* The problem
An exact copy of all the data is the expected answer.

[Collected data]
····················
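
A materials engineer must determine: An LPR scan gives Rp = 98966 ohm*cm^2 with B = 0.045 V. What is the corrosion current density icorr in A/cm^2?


Apply the Stern-Geary relation: icorr = B / Rp
icorr = 0.045 / 98966 = 4.547×10^-7 A/cm^2

4.547×10^-7 A/cm^2


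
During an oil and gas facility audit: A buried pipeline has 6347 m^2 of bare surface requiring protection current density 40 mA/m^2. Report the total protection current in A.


I = area * current density, then convert mA → A (÷1000)
I = 6347 * 40 / 1000 = 253.88 A

253.88 A


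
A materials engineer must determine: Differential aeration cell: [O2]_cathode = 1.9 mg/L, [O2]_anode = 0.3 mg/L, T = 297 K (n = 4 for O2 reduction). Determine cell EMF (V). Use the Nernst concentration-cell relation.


Apply the Nernst concentration-cell relation: E = (RT/nF)*ln(C_cathode/C_anode)
RT/nF = 8.314*297/(4*96485) = 0.00639804 V
ln(1.9/0.3) = 1.84583
E = 0.00639804 * 1.84583 = 0.01181 V

0.01181 V


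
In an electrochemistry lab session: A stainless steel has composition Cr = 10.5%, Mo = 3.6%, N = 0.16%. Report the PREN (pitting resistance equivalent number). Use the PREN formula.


Apply the PREN formula: PREN = Cr + 3.3*Mo + 16*N
PREN = 10.5 + 3.3*3.6 + 16*0.16
PREN = 10.5 + 11.88 + 2.56 = 24.94

24.94


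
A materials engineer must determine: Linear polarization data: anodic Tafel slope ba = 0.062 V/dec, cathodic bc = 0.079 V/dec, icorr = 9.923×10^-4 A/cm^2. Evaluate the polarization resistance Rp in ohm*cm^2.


Apply the Stern-Geary equation: Rp = ba*bc / (2.303*icorr*(ba+bc))
ba*bc = 0.062*0.079 = 0.004898
ba+bc = 0.141; 2.303*icorr*(ba+bc) = 2.303*9.923×10^-4*0.141 = 3.2222263×10^-4
Rp = 0.004898 / 3.2222263×10^-4 = 15.2 ohm*cm^2

15.2 ohm*cm^2


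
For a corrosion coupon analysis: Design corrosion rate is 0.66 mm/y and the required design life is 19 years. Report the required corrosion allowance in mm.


Corrosion allowance = CR × design life
CA = 0.66 * 19 = 12.54 mm

12.54 mm


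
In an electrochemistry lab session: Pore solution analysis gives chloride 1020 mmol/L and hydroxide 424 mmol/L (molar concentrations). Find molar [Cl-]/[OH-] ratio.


Threshold parameter = [Cl-] / [OH-] (molar basis; both in mmol/L, so units cancel)
Ratio = 1020 / 424 = 2.41

2.41


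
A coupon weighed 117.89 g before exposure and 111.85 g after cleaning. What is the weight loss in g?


Weight loss = initial − final
WL = 117.89 − 111.85 = 6.04 g

6.04 g


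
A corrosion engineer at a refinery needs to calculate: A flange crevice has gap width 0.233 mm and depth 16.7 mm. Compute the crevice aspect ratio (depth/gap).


Aspect ratio = depth / gap
Ratio = 16.7 / 0.233 = 71.7

71.7


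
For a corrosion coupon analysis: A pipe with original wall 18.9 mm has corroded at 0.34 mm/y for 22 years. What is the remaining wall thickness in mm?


Remaining wall = original − CR × time
t = 18.9 − 0.34*22 = 18.9 − 7.48 = 11.42 mm

11.42 mm


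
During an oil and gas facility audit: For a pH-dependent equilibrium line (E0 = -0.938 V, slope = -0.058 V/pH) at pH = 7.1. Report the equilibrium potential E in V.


Apply the Pourbaix line equation: E = E0 + slope*pH
E = -0.938 + (-0.058)*7.1 = -0.938 + (-0.4118) = -1.3498 V
Rounded to 4 decimal places: E = -1.3498 V

-1.3498 V


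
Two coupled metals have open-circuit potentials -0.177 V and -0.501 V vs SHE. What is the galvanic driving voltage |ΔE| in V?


Driving voltage is the absolute potential difference.
|ΔE| = |-0.177 − (-0.501)| = 0.324 V

0.324 V


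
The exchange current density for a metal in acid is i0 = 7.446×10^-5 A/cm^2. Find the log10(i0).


i0 = 7.446×10^-5 A/cm^2
log10(i0) = -4.128

-4.128


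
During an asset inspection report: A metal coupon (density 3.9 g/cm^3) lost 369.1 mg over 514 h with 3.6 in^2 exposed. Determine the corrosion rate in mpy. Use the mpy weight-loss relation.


Apply the mpy weight-loss relation: CR = 534 * W / (D * A * T)
Numerator: 534 * 369.1 = 197099.4
Denominator: 3.9 * 3.6 * 514 = 7216.56
CR = 197099.4 / 7216.56 = 27.3121 mpy

27.3121 mpy


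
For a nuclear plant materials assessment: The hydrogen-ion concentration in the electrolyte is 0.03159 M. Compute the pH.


pH = −log10[H+]
pH = −log10(0.03159) = 1.5

1.5


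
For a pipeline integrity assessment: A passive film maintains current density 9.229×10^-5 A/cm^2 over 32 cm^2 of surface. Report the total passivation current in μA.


I = i_pass * A, then convert A → μA (×10^6)
I = 9.229×10^-5 * 32 * 10^6 = 2953.28 μA

2953.28 μA


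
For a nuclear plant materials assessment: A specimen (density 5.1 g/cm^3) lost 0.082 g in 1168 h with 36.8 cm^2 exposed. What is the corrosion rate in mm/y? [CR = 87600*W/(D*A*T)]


Apply the mm/y weight-loss relation: CR = 87600 * W / (D * A * T)
Numerator: 87600 * 0.082 = 7183.2
Denominator: 5.1 * 36.8 * 1168 = 219210.24
CR = 7183.2 / 219210.24 = 0.032769 mm/y

0.032769 mm/y


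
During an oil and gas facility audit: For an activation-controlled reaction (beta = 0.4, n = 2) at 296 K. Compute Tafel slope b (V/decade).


Apply the Tafel slope relation: b = 2.303*R*T/(beta*n*F)
Numerator: 2.303 * 8.314 * 296 = 5667.55
Denominator: 0.4 * 2 * 96485 = 77188.0
b = 5667.55 / 77188.0 = 0.073 V/decade

0.073 V/decade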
····················
* Exercise solution
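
A materials engineer must determine: An LPR scan gives Rp = 98966 ohm*cm^2 with B = 0.045 V. What is the corrosion current density icorr in A/cm^2?


Apply the Stern-Geary relation: icorr = B / Rp
icorr = 0.045 / 98966 = 4.547×10^-7 A/cm^2

4.547×10^-7 A/cm^2


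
During an oil and gas facility audit: A buried pipeline has 6347 m^2 of bare surface requiring protection current density 40 mA/m^2. Report the total protection current in A.


I = area * current density, then convert mA → A (÷1000)
I = 6347 * 40 / 1000 = 253.88 A

253.88 A


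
A materials engineer must determine: Differential aeration cell: [O2]_cathode = 1.9 mg/L, [O2]_anode = 0.3 mg/L, T = 297 K (n = 4 for O2 reduction). Determine cell EMF (V). Use the Nernst concentration-cell relation.


Apply the Nernst concentration-cell relation: E = (RT/nF)*ln(C_cathode/C_anode)
RT/nF = 8.314*297/(4*96485) = 0.00639804 V
ln(1.9/0.3) = 1.84583
E = 0.00639804 * 1.84583 = 0.01181 V

0.01181 V


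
In an electrochemistry lab session: A stainless steel has composition Cr = 10.5%, Mo = 3.6%, N = 0.16%. Report the PREN (pitting resistance equivalent number). Use the PREN formula.


Apply the PREN formula: PREN = Cr + 3.3*Mo + 16*N
PREN = 10.5 + 3.3*3.6 + 16*0.16
PREN = 10.5 + 11.88 + 2.56 = 24.94

24.94


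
A materials engineer must determine: Linear polarization data: anodic Tafel slope ba = 0.062 V/dec, cathodic bc = 0.079 V/dec, icorr = 9.923×10^-4 A/cm^2. Evaluate the polarization resistance Rp in ohm*cm^2.


Apply the Stern-Geary equation: Rp = ba*bc / (2.303*icorr*(ba+bc))
ba*bc = 0.062*0.079 = 0.004898
ba+bc = 0.141; 2.303*icorr*(ba+bc) = 2.303*9.923×10^-4*0.141 = 3.2222263×10^-4
Rp = 0.004898 / 3.2222263×10^-4 = 15.2 ohm*cm^2

15.2 ohm*cm^2


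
For a corrosion coupon analysis: Design corrosion rate is 0.66 mm/y and the required design life is 19 years. Report the required corrosion allowance in mm.


Corrosion allowance = CR × design life
CA = 0.66 * 19 = 12.54 mm

12.54 mm


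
In an electrochemistry lab session: Pore solution analysis gives chloride 1020 mmol/L and hydroxide 424 mmol/L (molar concentrations). Find molar [Cl-]/[OH-] ratio.


Threshold parameter = [Cl-] / [OH-] (molar basis; both in mmol/L, so units cancel)
Ratio = 1020 / 424 = 2.41

2.41


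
A coupon weighed 117.89 g before exposure and 111.85 g after cleaning. What is the weight loss in g?


Weight loss = initial − final
WL = 117.89 − 111.85 = 6.04 g

6.04 g


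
A corrosion engineer at a refinery needs to calculate: A flange crevice has gap width 0.233 mm and depth 16.7 mm. Compute the crevice aspect ratio (depth/gap).


Aspect ratio = depth / gap
Ratio = 16.7 / 0.233 = 71.7

71.7


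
For a corrosion coupon analysis: A pipe with original wall 18.9 mm has corroded at 0.34 mm/y for 22 years. What is the remaining wall thickness in mm?


Remaining wall = original − CR × time
t = 18.9 − 0.34*22 = 18.9 − 7.48 = 11.42 mm

11.42 mm


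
During an oil and gas facility audit: For a pH-dependent equilibrium line (E0 = -0.938 V, slope = -0.058 V/pH) at pH = 7.1. Report the equilibrium potential E in V.


Apply the Pourbaix line equation: E = E0 + slope*pH
E = -0.938 + (-0.058)*7.1 = -0.938 + (-0.4118) = -1.3498 V
Rounded to 4 decimal places: E = -1.3498 V

-1.3498 V


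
Two coupled metals have open-circuit potentials -0.177 V and -0.501 V vs SHE. What is the galvanic driving voltage |ΔE| in V?


Driving voltage is the absolute potential difference.
|ΔE| = |-0.177 − (-0.501)| = 0.324 V

0.324 V


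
The exchange current density for a metal in acid is i0 = 7.446×10^-5 A/cm^2. Find the log10(i0).


i0 = 7.446×10^-5 A/cm^2
log10(i0) = -4.128

-4.128


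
During an asset inspection report: A metal coupon (density 3.9 g/cm^3) lost 369.1 mg over 514 h with 3.6 in^2 exposed. Determine the corrosion rate in mpy. Use the mpy weight-loss relation.


Apply the mpy weight-loss relation: CR = 534 * W / (D * A * T)
Numerator: 534 * 369.1 = 197099.4
Denominator: 3.9 * 3.6 * 514 = 7216.56
CR = 197099.4 / 7216.56 = 27.3121 mpy

27.3121 mpy


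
For a nuclear plant materials assessment: The hydrogen-ion concentration in the electrolyte is 0.03159 M. Compute the pH.


pH = −log10[H+]
pH = −log10(0.03159) = 1.5

1.5


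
For a pipeline integrity assessment: A passive film maintains current density 9.229×10^-5 A/cm^2 over 32 cm^2 of surface. Report the total passivation current in μA.


I = i_pass * A, then convert A → μA (×10^6)
I = 9.229×10^-5 * 32 * 10^6 = 2953.28 μA

2953.28 μA


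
For a nuclear plant materials assessment: A specimen (density 5.1 g/cm^3) lost 0.082 g in 1168 h with 36.8 cm^2 exposed. What is the corrosion rate in mm/y? [CR = 87600*W/(D*A*T)]


Apply the mm/y weight-loss relation: CR = 87600 * W / (D * A * T)
Numerator: 87600 * 0.082 = 7183.2
Denominator: 5.1 * 36.8 * 1168 = 219210.24
CR = 7183.2 / 219210.24 = 0.032769 mm/y

0.032769 mm/y


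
During an oil and gas facility audit: For an activation-controlled reaction (beta = 0.4, n = 2) at 296 K. Compute Tafel slope b (V/decade).


Apply the Tafel slope relation: b = 2.303*R*T/(beta*n*F)
Numerator: 2.303 * 8.314 * 296 = 5667.55
Denominator: 0.4 * 2 * 96485 = 77188.0
b = 5667.55 / 77188.0 = 0.073 V/decade

0.073 V/decade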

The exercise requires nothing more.